_TASK GOAL_: Working through the lines below, return each one that holds "colleagues".

(Stored data entries)
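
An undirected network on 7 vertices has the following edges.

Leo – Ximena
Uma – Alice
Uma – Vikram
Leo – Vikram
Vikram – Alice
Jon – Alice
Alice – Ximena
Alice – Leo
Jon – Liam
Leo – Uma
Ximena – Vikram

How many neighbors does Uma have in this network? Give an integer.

3

Uma is directly tied to Alice, Leo, and Vikram. That is 3 neighbors, so the degree of Uma is 3.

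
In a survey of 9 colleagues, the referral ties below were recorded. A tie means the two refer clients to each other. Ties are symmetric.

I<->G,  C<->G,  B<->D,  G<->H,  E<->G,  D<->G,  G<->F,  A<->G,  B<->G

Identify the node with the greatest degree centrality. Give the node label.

Degrees — A:1, B:2, C:1, D:2, E:1, F:1, G:8, H:1, I:1.
The maximum is 8, attained only by G.

G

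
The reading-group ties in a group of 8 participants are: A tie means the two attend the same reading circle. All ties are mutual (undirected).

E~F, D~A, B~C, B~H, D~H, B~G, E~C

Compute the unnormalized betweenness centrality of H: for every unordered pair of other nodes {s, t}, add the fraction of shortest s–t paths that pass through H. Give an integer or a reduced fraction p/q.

Pairs whose geodesics pass through H — E–A: 1; E–D: 1; A–B: 1; A–G: 1; A–F: 1; A–C: 1; B–D: 1; G–D: 1; F–D: 1; D–C: 1.
All other pairs contribute 0.
Summing the contributions gives betweenness(H) = 10.

10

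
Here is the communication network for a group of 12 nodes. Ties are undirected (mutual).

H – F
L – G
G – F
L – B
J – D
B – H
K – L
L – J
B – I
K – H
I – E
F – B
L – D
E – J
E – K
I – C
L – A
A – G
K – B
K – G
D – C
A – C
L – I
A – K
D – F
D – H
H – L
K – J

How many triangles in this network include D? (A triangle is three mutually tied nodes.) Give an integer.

D's neighbors: C, F, H, J, and L.
Neighbor pairs that are themselves tied: D–F–H; D–H–L; D–J–L. Each forms one triangle with D, for 3 in total.

3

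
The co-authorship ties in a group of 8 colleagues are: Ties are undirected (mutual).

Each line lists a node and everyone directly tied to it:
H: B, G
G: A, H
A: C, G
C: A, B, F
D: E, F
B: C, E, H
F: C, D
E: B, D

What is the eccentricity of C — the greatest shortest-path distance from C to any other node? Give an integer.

Distances from C: A:1, B:1, D:2, E:2, F:1, G:2, H:2.
The largest is 2 (to H, E, D, and G), so the eccentricity of C is 2.

2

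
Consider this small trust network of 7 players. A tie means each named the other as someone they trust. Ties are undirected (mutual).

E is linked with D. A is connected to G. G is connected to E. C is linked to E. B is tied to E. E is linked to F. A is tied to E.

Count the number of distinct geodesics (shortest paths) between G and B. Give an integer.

The shortest distance is 2, and the only length-2 path is G–E–B. So there is exactly 1 shortest path.

1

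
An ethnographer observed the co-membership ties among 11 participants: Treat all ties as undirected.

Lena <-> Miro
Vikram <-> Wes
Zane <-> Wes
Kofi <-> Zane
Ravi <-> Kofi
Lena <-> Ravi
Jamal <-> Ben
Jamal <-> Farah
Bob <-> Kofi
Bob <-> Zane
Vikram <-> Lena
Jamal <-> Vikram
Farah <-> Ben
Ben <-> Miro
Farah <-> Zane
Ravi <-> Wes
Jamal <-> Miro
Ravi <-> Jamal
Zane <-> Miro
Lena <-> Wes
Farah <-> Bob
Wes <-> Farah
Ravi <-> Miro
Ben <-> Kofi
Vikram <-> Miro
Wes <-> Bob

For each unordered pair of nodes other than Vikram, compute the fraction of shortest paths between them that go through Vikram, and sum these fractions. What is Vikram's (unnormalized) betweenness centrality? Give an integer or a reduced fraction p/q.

11/12

Pairs whose geodesics pass through Vikram — Lena–Jamal: 1/3; Wes–Miro: 1/4; Wes–Jamal: 1/3.
All other pairs contribute 0.
Summing the contributions gives betweenness(Vikram) = 11/12.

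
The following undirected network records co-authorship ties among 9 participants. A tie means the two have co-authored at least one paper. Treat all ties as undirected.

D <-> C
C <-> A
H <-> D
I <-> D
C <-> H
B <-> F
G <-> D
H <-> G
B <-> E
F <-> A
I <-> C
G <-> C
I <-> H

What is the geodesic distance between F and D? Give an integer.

3

One shortest route is F – A – C – D, which uses 3 edges, and at distance 2 from F we only reach {C, E}, which does not include D. So d(F,D) = 3.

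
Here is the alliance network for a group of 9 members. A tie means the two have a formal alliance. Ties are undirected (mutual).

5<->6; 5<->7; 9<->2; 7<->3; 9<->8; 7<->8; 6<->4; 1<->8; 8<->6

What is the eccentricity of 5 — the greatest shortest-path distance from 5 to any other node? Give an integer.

Distances from 5: 1:3, 2:4, 3:2, 4:2, 6:1, 7:1, 8:2, 9:3.
The largest is 4 (to 2), so the eccentricity of 5 is 4.

4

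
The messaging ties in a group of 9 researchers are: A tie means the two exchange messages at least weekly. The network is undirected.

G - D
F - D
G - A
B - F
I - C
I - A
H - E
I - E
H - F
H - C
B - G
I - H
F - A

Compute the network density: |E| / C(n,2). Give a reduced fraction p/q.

13/36

There are 13 edges and 9 nodes, so the maximum possible is C(9,2) = 36.
Density = 13/36.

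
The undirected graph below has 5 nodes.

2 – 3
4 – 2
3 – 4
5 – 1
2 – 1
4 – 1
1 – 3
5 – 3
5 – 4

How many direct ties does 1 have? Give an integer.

4

1 is directly tied to 2, 3, 4, and 5. That is 4 neighbors, so the degree of 1 is 4.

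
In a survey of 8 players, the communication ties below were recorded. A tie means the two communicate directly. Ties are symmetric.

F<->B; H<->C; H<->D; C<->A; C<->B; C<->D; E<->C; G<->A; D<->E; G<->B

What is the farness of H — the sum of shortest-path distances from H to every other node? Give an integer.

14

Distances from H: A:2, B:2, C:1, D:1, E:2, F:3, G:3.
Sum = 2 + 2 + 1 + 1 + 2 + 3 + 3 = 14.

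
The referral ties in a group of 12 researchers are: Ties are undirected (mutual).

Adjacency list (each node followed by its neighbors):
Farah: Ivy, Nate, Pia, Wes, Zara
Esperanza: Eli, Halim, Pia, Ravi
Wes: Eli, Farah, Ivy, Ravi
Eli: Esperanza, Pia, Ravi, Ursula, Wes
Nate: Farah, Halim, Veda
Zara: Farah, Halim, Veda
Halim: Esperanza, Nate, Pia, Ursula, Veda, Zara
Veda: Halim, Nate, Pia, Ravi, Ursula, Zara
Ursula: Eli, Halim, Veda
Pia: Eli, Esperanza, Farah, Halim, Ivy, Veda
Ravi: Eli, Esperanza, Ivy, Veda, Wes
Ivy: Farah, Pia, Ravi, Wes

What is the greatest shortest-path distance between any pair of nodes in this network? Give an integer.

Eccentricity of each node (its greatest distance to any other): Eli:3, Esperanza:2, Farah:3, Halim:3, Ivy:3, Nate:3, Pia:2, Ravi:2, Ursula:3, Veda:2, Wes:3, Zara:3.
The maximum eccentricity is 3, realized for instance by the pair Wes–Halim via Wes – Farah – Zara – Halim. So the diameter is 3.

3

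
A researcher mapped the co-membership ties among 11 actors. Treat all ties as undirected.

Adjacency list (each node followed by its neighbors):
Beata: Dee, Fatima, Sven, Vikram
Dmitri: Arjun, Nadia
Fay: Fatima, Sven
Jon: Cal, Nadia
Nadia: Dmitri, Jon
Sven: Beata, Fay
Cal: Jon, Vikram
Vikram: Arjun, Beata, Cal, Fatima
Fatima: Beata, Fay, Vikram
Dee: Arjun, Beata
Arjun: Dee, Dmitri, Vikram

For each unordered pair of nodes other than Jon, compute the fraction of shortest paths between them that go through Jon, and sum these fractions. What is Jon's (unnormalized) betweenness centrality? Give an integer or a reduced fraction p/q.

Pairs whose geodesics pass through Jon — Fay–Nadia: 1/2; Fatima–Nadia: 1/2; Vikram–Nadia: 1/2; Cal–Nadia: 1; Cal–Dmitri: 1/2; Nadia–Beata: 1/3; Nadia–Sven: 1/3.
All other pairs contribute 0.
Summing the contributions gives betweenness(Jon) = 11/3.

11/3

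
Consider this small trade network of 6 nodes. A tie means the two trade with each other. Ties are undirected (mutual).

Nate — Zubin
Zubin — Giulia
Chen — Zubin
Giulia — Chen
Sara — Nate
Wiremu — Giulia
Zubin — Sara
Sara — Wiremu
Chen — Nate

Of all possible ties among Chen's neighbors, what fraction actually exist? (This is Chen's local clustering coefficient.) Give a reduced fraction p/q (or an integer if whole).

2/3

Chen's neighbors: Giulia, Nate, and Zubin (k = 3).
Possible neighbor pairs: C(3,2) = 3. Edges among them: Giulia–Zubin, Nate–Zubin → e = 2.
Clustering(Chen) = 2/3.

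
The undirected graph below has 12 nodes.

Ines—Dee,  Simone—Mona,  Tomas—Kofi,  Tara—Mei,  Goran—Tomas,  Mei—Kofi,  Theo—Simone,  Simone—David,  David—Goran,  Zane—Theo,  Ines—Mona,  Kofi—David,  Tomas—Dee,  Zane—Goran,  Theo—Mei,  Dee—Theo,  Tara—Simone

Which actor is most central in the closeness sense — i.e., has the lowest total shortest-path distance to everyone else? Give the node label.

Farness (sum of distances to all others) for each node — David:21, Dee:21, Goran:23, Ines:26, Kofi:22, Mei:22, Mona:25, Simone:19, Tara:25, Theo:18, Tomas:22, Zane:24.
The smallest farness is 18, for Theo, so Theo has the highest closeness.

Theo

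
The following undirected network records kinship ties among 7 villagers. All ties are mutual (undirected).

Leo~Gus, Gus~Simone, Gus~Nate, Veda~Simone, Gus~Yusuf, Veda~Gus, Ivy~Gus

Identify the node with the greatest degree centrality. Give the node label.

Gus

Degrees — Gus:6, Ivy:1, Leo:1, Nate:1, Simone:2, Veda:2, Yusuf:1.
The maximum is 6, attained only by Gus.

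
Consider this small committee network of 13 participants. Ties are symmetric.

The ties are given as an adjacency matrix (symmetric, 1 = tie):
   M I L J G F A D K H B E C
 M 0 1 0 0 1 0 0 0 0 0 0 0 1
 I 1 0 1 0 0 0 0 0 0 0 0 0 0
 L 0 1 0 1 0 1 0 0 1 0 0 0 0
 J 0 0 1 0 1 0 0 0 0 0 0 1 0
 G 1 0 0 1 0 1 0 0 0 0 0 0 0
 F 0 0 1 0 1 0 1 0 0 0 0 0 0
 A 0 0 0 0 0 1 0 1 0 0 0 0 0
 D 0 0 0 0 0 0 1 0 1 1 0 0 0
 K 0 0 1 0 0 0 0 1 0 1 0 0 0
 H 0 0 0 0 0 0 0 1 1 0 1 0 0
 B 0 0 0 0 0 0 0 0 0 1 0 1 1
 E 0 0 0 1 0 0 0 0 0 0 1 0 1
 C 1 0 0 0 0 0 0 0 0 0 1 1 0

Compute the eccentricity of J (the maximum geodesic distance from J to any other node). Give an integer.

3

Distances from J: A:3, B:2, C:2, D:3, E:1, F:2, G:1, H:3, I:2, K:2, L:1, M:2.
The largest is 3 (to H, D, and A), so the eccentricity of J is 3.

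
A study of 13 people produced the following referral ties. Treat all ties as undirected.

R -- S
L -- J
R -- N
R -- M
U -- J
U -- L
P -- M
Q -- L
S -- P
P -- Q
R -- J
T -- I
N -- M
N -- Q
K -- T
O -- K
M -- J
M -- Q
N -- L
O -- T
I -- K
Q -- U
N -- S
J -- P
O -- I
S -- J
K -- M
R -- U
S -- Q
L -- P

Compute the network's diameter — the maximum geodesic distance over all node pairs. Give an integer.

4

Eccentricity of each node (its greatest distance to any other): I:4, J:3, K:3, L:4, M:2, N:3, O:4, P:3, Q:3, R:3, S:4, T:4, U:4.
The maximum eccentricity is 4, realized for instance by the pair T–U via T – K – M – R – U. So the diameter is 4.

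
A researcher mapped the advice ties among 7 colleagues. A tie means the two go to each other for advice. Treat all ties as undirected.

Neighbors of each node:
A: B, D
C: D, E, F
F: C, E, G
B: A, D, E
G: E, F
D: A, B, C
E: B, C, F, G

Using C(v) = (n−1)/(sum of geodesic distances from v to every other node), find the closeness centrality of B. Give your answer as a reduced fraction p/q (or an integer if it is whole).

2/3

Distances from B: A:1, C:2, D:1, E:1, F:2, G:2. Sum = 9.
n = 7, so closeness = 6/9 = 2/3.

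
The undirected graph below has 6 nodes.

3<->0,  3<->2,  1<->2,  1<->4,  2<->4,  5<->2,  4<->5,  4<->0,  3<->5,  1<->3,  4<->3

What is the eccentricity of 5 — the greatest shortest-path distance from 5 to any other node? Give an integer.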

_OUTPUT FOR THIS TASK_:
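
In a survey of 9 colleagues, the referral ties below were recorded. A tie means the two refer clients to each other. Ties are symmetric.
The co-authorship ties in a group of 8 colleagues are: Ties are undirected (mutual).
A researcher mapped the advice ties among 7 colleagues. A tie means the two go to each other for advice. Treat all ties as undirected.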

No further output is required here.